TASK OBJECTIVE: Look through the entries below for the line that contains "e = np.zeros([3, 23])", then set down that line and each one after it exactly, through the last.
━━━━━━━━━━
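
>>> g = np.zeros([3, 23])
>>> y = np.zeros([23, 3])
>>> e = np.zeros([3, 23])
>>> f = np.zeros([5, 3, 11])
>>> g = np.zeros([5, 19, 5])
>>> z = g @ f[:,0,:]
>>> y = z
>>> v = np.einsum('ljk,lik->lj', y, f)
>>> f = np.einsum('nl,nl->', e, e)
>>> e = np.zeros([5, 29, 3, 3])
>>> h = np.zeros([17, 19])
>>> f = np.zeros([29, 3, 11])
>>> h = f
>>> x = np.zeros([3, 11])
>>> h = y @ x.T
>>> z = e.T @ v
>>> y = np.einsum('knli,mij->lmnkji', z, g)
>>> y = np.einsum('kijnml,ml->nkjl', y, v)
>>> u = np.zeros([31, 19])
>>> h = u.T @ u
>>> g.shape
(5, 19, 5)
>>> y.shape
(3, 29, 3, 19)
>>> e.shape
(5, 29, 3, 3)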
━━━━━━━━━━
ANSWER FOR THIS EXERCISE:
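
>>> e = np.zeros([3, 23])
>>> f = np.zeros([5, 3, 11])
>>> g = np.zeros([5, 19, 5])
>>> z = g @ f[:,0,:]
>>> y = z
>>> v = np.einsum('ljk,lik->lj', y, f)
>>> f = np.einsum('nl,nl->', e, e)
>>> e = np.zeros([5, 29, 3, 3])
>>> h = np.zeros([17, 19])
>>> f = np.zeros([29, 3, 11])
>>> h = f
>>> x = np.zeros([3, 11])
>>> h = y @ x.T
>>> z = e.T @ v
>>> y = np.einsum('knli,mij->lmnkji', z, g)
>>> y = np.einsum('kijnml,ml->nkjl', y, v)
>>> u = np.zeros([31, 19])
>>> h = u.T @ u
>>> g.shape
(5, 19, 5)
>>> y.shape
(3, 29, 3, 19)
>>> e.shape
(5, 29, 3, 3)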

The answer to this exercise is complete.